**TO DO:** Please copy out the entries below exactly, beginning with the line that contains "For an actuarial" and ending with the line that contains "Form K (score:percentile", and include nothing outside that span.

Saved entries
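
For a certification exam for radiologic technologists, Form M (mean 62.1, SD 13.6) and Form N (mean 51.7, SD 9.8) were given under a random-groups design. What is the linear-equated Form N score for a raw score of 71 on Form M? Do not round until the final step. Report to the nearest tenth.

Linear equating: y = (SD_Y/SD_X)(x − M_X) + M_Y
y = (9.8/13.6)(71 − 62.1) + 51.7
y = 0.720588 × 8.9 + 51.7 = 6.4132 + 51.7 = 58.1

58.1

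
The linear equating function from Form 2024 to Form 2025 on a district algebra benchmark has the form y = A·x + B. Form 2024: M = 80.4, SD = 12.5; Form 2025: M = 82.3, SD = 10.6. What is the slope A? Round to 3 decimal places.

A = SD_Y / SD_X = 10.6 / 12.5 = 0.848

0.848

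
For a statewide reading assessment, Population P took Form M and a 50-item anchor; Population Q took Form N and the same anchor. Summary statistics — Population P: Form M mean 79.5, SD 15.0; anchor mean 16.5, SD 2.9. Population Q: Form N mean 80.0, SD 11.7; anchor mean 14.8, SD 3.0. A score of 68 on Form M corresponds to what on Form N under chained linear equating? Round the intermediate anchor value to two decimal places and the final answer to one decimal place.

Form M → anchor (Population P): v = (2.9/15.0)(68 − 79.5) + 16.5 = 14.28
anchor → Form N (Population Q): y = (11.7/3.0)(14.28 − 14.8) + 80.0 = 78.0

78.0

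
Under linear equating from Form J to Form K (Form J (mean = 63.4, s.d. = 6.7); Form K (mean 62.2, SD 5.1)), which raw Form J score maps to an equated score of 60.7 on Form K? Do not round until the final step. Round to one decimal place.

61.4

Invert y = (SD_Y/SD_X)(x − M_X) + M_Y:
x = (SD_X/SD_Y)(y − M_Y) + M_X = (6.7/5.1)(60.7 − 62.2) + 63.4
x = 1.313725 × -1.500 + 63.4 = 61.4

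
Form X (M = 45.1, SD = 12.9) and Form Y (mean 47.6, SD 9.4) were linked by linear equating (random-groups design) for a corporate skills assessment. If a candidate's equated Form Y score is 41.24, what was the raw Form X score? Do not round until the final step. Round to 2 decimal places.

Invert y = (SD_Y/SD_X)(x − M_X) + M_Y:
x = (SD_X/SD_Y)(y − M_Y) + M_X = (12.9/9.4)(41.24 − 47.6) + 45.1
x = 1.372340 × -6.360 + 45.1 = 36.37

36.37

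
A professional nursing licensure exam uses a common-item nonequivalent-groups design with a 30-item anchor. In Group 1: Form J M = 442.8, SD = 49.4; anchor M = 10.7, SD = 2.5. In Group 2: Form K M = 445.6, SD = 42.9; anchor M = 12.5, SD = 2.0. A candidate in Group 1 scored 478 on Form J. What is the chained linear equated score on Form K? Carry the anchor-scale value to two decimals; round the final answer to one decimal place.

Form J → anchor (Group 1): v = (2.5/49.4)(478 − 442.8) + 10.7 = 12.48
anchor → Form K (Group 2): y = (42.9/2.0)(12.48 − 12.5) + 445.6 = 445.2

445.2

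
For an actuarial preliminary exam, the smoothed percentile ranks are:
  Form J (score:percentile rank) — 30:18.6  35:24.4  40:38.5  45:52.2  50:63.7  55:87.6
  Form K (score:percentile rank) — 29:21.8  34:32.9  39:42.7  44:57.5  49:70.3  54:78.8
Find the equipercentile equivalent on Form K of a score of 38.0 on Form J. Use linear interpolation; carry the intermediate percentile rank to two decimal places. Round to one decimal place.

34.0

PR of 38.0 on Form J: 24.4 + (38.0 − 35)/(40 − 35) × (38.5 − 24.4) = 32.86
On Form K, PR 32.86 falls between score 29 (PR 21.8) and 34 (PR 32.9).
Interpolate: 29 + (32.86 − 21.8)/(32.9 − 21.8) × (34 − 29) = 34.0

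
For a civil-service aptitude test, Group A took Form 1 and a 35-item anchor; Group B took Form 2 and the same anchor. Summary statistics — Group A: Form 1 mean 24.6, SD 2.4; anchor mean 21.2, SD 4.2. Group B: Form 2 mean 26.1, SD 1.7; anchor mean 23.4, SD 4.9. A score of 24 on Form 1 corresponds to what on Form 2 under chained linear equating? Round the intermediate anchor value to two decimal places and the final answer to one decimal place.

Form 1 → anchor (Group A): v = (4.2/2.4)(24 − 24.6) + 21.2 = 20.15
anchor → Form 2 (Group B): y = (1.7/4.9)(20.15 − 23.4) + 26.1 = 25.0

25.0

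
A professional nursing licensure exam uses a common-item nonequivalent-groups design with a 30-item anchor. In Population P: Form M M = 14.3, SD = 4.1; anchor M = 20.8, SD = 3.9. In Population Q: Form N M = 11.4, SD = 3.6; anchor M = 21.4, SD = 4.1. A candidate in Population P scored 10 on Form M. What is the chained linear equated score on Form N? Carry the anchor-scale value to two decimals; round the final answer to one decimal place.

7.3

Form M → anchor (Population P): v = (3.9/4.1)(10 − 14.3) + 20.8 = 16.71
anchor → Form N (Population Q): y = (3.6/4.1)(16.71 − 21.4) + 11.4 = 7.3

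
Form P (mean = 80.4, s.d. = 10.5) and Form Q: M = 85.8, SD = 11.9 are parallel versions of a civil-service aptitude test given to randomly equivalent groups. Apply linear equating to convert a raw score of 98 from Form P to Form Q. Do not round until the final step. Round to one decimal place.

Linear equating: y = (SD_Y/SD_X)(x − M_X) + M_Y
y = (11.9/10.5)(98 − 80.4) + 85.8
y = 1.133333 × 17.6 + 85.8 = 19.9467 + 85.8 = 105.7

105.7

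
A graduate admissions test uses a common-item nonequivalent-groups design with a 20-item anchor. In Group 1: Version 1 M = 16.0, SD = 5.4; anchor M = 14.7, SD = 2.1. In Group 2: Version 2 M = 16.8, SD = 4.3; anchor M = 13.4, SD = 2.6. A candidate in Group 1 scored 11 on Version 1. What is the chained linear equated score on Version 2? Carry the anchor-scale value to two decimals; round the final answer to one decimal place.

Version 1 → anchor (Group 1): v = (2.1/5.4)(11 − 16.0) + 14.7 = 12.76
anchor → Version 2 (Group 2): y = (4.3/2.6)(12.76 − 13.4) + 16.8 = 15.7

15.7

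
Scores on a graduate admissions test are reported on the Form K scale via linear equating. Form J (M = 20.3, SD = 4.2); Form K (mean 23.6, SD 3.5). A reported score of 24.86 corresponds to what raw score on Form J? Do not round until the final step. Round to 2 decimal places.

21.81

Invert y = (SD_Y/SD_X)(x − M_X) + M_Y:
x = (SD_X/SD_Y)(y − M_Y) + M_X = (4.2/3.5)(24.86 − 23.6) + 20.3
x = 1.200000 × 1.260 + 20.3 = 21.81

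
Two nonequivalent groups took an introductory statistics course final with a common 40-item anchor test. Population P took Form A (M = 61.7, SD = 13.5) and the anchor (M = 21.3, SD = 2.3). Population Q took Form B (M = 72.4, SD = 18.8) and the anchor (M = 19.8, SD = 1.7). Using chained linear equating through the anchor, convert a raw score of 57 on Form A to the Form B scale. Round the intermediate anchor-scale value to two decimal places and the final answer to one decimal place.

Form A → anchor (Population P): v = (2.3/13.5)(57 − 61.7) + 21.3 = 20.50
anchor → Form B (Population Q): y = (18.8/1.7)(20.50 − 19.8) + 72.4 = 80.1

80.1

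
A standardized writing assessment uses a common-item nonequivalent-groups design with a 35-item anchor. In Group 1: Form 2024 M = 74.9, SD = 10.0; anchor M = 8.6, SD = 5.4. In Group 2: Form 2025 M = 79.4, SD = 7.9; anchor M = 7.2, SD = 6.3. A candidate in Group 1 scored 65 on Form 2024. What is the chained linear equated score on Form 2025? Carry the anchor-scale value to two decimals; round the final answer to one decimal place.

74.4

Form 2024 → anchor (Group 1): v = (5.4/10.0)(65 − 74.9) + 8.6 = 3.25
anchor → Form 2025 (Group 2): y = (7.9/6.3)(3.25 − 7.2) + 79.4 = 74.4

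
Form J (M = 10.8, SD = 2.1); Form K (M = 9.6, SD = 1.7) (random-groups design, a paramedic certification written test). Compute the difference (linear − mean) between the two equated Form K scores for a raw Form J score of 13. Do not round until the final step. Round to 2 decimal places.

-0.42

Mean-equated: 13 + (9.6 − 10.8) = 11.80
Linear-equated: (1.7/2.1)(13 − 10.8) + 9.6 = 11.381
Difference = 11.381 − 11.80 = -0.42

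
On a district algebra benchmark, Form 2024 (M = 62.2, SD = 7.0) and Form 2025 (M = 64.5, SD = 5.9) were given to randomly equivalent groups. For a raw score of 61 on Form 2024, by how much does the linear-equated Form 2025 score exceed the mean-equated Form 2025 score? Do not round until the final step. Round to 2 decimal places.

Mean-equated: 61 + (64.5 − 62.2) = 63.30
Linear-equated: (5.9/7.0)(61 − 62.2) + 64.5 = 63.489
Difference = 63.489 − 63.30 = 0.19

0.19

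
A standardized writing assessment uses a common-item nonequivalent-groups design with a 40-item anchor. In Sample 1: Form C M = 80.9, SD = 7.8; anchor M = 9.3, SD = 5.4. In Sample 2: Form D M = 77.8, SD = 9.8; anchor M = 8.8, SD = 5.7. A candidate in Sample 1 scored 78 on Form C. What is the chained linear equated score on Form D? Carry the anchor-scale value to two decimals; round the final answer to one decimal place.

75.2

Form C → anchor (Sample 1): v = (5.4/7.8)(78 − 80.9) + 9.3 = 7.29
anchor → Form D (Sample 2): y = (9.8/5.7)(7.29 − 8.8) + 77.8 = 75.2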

**WRITTEN SOLUTION:**
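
For an actuarial preliminary exam, the smoothed percentile ranks are:
  Form J (score:percentile rank) — 30:18.6  35:24.4  40:38.5  45:52.2  50:63.7  55:87.6
  Form K (score:percentile rank) — 29:21.8  34:32.9  39:42.7  44:57.5  49:70.3  54:78.8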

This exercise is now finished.